> _Stored data_:
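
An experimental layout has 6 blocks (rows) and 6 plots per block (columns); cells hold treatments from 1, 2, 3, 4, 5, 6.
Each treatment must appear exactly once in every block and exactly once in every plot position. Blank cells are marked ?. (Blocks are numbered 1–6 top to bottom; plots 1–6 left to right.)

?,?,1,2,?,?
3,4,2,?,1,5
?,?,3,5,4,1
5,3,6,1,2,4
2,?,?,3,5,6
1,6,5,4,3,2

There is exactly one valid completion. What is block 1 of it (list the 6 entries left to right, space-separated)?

4 5 1 2 6 3

Block 1, plot 2: block 1 has {1, 2} and plot 2 has {3, 4, 6}, leaving only 5.
Block 1, plot 5: block 1 has {1, 2, 5} and plot 5 has {1, 2, 3, 4, 5}, leaving only 6.
Block 1, plot 1: block 1 has {1, 2, 5, 6} and plot 1 has {1, 2, 3, 5}, leaving only 4.
Block 1, plot 6: block 1 has {1, 2, 4, 5, 6} and plot 6 has {1, 2, 4, 5, 6}, leaving only 3.
So block 1 reads: 4 5 1 2 6 3.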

> _Work item_: Top to bottom, the records above must be output exactly.

> _Output of the task_:
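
An experimental layout has 6 blocks (rows) and 6 plots per block (columns); cells hold treatments from 1, 2, 3, 4, 5, 6.
Each treatment must appear exactly once in every block and exactly once in every plot position. Blank cells are marked ?. (Blocks are numbered 1–6 top to bottom; plots 1–6 left to right.)

?,?,1,2,?,?
3,4,2,?,1,5
?,?,3,5,4,1
5,3,6,1,2,4
2,?,?,3,5,6
1,6,5,4,3,2

There is exactly one valid completion. What is block 1 of it (list the 6 entries left to right, space-separated)?

4 5 1 2 6 3

Block 1, plot 2: block 1 has {1, 2} and plot 2 has {3, 4, 6}, leaving only 5.
Block 1, plot 5: block 1 has {1, 2, 5} and plot 5 has {1, 2, 3, 4, 5}, leaving only 6.
Block 1, plot 1: block 1 has {1, 2, 5, 6} and plot 1 has {1, 2, 3, 5}, leaving only 4.
Block 1, plot 6: block 1 has {1, 2, 4, 5, 6} and plot 6 has {1, 2, 4, 5, 6}, leaving only 3.
So block 1 reads: 4 5 1 2 6 3.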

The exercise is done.